== SOURCE MATERIAL

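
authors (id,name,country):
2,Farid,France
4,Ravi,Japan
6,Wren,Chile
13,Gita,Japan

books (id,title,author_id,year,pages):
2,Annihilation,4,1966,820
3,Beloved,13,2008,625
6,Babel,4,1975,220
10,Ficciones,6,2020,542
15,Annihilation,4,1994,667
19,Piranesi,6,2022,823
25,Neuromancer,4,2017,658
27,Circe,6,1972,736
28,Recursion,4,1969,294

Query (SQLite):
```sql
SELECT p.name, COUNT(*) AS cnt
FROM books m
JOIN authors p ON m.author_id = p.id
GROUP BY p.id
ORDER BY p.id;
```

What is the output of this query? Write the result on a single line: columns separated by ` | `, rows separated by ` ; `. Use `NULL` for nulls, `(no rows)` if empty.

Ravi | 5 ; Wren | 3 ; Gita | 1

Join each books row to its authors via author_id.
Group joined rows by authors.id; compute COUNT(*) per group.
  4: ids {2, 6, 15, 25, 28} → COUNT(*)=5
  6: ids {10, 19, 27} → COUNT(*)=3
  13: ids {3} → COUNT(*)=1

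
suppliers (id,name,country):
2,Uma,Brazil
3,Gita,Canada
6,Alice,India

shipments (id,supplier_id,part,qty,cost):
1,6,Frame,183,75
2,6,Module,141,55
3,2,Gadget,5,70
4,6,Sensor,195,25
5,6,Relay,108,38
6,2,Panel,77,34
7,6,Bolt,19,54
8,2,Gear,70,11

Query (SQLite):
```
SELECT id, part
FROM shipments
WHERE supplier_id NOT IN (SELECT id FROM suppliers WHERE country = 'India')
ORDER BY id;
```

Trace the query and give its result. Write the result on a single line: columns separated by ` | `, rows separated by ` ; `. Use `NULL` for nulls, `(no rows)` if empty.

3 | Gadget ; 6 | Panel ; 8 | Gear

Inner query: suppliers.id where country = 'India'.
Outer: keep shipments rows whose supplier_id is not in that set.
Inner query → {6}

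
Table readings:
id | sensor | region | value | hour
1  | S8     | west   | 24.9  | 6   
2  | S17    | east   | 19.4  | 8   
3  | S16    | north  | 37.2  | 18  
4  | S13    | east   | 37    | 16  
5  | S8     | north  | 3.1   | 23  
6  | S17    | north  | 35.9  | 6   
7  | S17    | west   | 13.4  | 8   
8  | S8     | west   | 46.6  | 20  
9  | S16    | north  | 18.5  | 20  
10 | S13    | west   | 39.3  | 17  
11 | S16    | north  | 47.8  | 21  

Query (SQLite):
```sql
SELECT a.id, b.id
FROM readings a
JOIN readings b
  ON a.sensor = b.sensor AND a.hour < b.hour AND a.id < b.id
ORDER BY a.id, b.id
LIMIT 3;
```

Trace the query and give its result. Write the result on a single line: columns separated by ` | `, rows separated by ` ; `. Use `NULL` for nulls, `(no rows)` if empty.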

====

● **HOW TO COMPLETE THIS TASK**:
With no word changed, write the entries out once more.

● **RESPONSE TO THIS TASK**:
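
authors (id,name,country):
2,Farid,France
4,Ravi,Japan
6,Wren,Chile
13,Gita,Japan

books (id,title,author_id,year,pages):
2,Annihilation,4,1966,820
3,Beloved,13,2008,625
6,Babel,4,1975,220
10,Ficciones,6,2020,542
15,Annihilation,4,1994,667
19,Piranesi,6,2022,823
25,Neuromancer,4,2017,658
27,Circe,6,1972,736
28,Recursion,4,1969,294

Query (SQLite):
```sql
SELECT p.name, COUNT(*) AS cnt
FROM books m
JOIN authors p ON m.author_id = p.id
GROUP BY p.id
ORDER BY p.id;
```

What is the output of this query? Write the result on a single line: columns separated by ` | `, rows separated by ` ; `. Use `NULL` for nulls, `(no rows)` if empty.

Ravi | 5 ; Wren | 3 ; Gita | 1

Join each books row to its authors via author_id.
Group joined rows by authors.id; compute COUNT(*) per group.
  4: ids {2, 6, 15, 25, 28} → COUNT(*)=5
  6: ids {10, 19, 27} → COUNT(*)=3
  13: ids {3} → COUNT(*)=1

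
suppliers (id,name,country):
2,Uma,Brazil
3,Gita,Canada
6,Alice,India

shipments (id,supplier_id,part,qty,cost):
1,6,Frame,183,75
2,6,Module,141,55
3,2,Gadget,5,70
4,6,Sensor,195,25
5,6,Relay,108,38
6,2,Panel,77,34
7,6,Bolt,19,54
8,2,Gear,70,11

Query (SQLite):
```
SELECT id, part
FROM shipments
WHERE supplier_id NOT IN (SELECT id FROM suppliers WHERE country = 'India')
ORDER BY id;
```

Trace the query and give its result. Write the result on a single line: columns separated by ` | `, rows separated by ` ; `. Use `NULL` for nulls, `(no rows)` if empty.

3 | Gadget ; 6 | Panel ; 8 | Gear

Inner query: suppliers.id where country = 'India'.
Outer: keep shipments rows whose supplier_id is not in that set.
Inner query → {6}

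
Table readings:
id | sensor | region | value | hour
1  | S8     | west   | 24.9  | 6   
2  | S17    | east   | 19.4  | 8   
3  | S16    | north  | 37.2  | 18  
4  | S13    | east   | 37    | 16  
5  | S8     | north  | 3.1   | 23  
6  | S17    | north  | 35.9  | 6   
7  | S17    | west   | 13.4  | 8   
8  | S8     | west   | 46.6  | 20  
9  | S16    | north  | 18.5  | 20  
10 | S13    | west   | 39.3  | 17  
11 | S16    | north  | 47.8  | 21  

Query (SQLite):
```sql
SELECT a.id, b.id
FROM readings a
JOIN readings b
  ON a.sensor = b.sensor AND a.hour < b.hour AND a.id < b.id
ORDER BY a.id, b.id
LIMIT 3;
```

Trace the query and give its result. Write the result on a single line: columns separated by ` | `, rows separated by ` ; `. Use `NULL` for nulls, `(no rows)` if empty.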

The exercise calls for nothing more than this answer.